=== Section Start ===

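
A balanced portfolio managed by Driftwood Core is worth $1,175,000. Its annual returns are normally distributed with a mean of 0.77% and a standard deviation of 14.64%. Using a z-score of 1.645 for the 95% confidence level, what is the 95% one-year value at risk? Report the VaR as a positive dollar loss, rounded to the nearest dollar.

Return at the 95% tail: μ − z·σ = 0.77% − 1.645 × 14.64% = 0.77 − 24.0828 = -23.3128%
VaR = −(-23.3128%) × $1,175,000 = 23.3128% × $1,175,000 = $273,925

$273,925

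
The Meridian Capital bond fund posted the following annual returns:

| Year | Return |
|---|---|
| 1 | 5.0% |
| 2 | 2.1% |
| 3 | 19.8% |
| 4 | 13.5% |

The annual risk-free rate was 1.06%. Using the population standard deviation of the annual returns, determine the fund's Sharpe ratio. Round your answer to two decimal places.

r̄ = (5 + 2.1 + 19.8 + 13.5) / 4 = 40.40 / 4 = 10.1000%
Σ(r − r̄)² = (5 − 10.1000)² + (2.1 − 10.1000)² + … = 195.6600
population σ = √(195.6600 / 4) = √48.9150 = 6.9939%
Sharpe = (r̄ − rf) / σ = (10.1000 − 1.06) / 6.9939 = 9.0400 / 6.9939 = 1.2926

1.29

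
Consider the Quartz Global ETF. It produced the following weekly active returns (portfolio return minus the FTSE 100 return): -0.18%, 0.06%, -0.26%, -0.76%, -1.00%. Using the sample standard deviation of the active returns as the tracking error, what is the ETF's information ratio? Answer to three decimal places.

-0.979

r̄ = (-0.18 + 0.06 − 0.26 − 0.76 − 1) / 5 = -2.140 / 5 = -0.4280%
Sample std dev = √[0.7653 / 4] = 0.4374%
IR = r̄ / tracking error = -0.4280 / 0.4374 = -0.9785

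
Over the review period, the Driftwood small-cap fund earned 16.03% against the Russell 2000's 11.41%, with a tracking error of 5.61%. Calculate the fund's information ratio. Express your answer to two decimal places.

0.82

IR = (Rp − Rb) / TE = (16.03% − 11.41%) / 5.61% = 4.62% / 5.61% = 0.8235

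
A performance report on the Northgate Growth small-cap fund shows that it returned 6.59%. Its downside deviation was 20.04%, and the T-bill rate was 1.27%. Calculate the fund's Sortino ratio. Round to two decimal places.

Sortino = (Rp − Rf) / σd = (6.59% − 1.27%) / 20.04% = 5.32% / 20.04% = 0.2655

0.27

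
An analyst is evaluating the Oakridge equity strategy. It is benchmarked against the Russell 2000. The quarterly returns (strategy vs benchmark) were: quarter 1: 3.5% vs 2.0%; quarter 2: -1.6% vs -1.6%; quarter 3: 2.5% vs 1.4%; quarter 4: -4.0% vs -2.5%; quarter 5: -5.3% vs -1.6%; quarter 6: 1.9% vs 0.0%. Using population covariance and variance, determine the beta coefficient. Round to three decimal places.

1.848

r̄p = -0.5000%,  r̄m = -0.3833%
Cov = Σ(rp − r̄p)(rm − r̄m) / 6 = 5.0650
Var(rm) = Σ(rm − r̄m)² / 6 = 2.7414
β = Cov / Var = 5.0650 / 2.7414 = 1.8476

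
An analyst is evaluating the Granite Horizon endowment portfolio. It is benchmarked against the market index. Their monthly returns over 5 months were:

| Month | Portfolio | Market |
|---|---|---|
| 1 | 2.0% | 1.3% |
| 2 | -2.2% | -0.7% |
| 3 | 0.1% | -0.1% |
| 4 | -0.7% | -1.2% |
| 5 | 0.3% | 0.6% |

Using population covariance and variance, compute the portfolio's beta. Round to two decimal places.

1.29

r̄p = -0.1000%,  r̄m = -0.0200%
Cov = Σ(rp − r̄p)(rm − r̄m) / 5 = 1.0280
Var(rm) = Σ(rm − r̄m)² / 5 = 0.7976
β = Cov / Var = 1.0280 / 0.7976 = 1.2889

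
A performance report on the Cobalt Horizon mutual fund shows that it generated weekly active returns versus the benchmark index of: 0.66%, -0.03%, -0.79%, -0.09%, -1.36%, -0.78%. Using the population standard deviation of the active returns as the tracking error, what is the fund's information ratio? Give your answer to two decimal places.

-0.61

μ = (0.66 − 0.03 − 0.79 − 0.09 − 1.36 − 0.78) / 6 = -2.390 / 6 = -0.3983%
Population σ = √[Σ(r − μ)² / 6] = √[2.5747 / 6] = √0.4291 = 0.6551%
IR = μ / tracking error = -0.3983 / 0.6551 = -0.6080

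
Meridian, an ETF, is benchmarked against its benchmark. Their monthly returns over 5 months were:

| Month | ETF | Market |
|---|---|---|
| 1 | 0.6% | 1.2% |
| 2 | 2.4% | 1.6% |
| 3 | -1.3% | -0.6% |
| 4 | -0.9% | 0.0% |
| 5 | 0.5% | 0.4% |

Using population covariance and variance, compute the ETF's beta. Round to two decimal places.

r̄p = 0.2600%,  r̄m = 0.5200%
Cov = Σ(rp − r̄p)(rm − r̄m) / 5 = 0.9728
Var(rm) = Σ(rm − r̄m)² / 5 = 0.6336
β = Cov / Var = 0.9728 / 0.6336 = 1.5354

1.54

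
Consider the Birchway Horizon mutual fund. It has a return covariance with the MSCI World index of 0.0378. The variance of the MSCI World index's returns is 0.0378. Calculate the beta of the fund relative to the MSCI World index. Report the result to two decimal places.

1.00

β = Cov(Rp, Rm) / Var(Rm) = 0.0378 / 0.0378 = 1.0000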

=== Section End ===

_WORK ITEM_: Filter the listing for the word "monthly" and copy every line that holds it.

_FINISHED TASK_:
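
An analyst is evaluating the Granite Horizon endowment portfolio. It is benchmarked against the market index. Their monthly returns over 5 months were:
Meridian, an ETF, is benchmarked against its benchmark. Their monthly returns over 5 months were: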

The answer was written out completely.